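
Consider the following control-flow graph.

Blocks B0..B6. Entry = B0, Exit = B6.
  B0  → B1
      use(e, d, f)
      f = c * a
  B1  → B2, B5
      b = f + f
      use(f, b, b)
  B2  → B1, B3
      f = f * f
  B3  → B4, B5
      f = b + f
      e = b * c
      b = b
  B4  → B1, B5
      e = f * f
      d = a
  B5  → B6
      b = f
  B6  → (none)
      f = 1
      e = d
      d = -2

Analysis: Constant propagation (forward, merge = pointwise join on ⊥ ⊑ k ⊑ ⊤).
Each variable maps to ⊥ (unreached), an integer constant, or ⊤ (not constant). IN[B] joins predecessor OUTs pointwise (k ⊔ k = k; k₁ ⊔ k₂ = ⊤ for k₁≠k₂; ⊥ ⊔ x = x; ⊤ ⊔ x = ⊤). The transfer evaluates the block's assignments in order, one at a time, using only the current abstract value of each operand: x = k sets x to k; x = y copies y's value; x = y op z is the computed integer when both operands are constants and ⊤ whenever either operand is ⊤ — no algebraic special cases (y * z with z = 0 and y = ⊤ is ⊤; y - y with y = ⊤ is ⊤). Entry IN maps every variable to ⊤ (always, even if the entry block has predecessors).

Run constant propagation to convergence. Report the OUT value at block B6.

Answer: {a: ⊤, b: ⊤, c: ⊤, d: -2, e: ⊤, f: 1}

Derivation:
Per-block solution:
  B0:  IN=(all ⊤)  OUT=(all ⊤)
  B1:  IN=(all ⊤)  OUT=(all ⊤)
  B2:  IN=(all ⊤)  OUT=(all ⊤)
  B3:  IN=(all ⊤)  OUT=(all ⊤)
  B4:  IN=(all ⊤)  OUT=(all ⊤)
  B5:  IN=(all ⊤)  OUT=(all ⊤)
  B6:  IN=(all ⊤)  OUT={d:-2, f:1; rest ⊤}

Merge at B6: IN[B6] = OUT[B5] = {a: ⊤, b: ⊤, c: ⊤, d: ⊤, e: ⊤, f: ⊤}
Applying B6's transfer function to that IN value gives OUT[B6] (row B6 above).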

*-*-*

■ **WHAT IS BEING ASKED**:
Give the material above again in its entirety, exactly as it appears.

■ **PROBLEM SOLUTION**:
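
Consider the following control-flow graph.

Blocks B0..B6. Entry = B0, Exit = B6.
  B0  → B1
      use(e, d, f)
      f = c * a
  B1  → B2, B5
      b = f + f
      use(f, b, b)
  B2  → B1, B3
      f = f * f
  B3  → B4, B5
      f = b + f
      e = b * c
      b = b
  B4  → B1, B5
      e = f * f
      d = a
  B5  → B6
      b = f
  B6  → (none)
      f = 1
      e = d
      d = -2

Analysis: Constant propagation (forward, merge = pointwise join on ⊥ ⊑ k ⊑ ⊤).
Each variable maps to ⊥ (unreached), an integer constant, or ⊤ (not constant). IN[B] joins predecessor OUTs pointwise (k ⊔ k = k; k₁ ⊔ k₂ = ⊤ for k₁≠k₂; ⊥ ⊔ x = x; ⊤ ⊔ x = ⊤). The transfer evaluates the block's assignments in order, one at a time, using only the current abstract value of each operand: x = k sets x to k; x = y copies y's value; x = y op z is the computed integer when both operands are constants and ⊤ whenever either operand is ⊤ — no algebraic special cases (y * z with z = 0 and y = ⊤ is ⊤; y - y with y = ⊤ is ⊤). Entry IN maps every variable to ⊤ (always, even if the entry block has predecessors).

Run constant propagation to convergence. Report the OUT value at block B6.

Answer: {a: ⊤, b: ⊤, c: ⊤, d: -2, e: ⊤, f: 1}

Derivation:
Per-block solution:
  B0:  IN=(all ⊤)  OUT=(all ⊤)
  B1:  IN=(all ⊤)  OUT=(all ⊤)
  B2:  IN=(all ⊤)  OUT=(all ⊤)
  B3:  IN=(all ⊤)  OUT=(all ⊤)
  B4:  IN=(all ⊤)  OUT=(all ⊤)
  B5:  IN=(all ⊤)  OUT=(all ⊤)
  B6:  IN=(all ⊤)  OUT={d:-2, f:1; rest ⊤}

Merge at B6: IN[B6] = OUT[B5] = {a: ⊤, b: ⊤, c: ⊤, d: ⊤, e: ⊤, f: ⊤}
Applying B6's transfer function to that IN value gives OUT[B6] (row B6 above).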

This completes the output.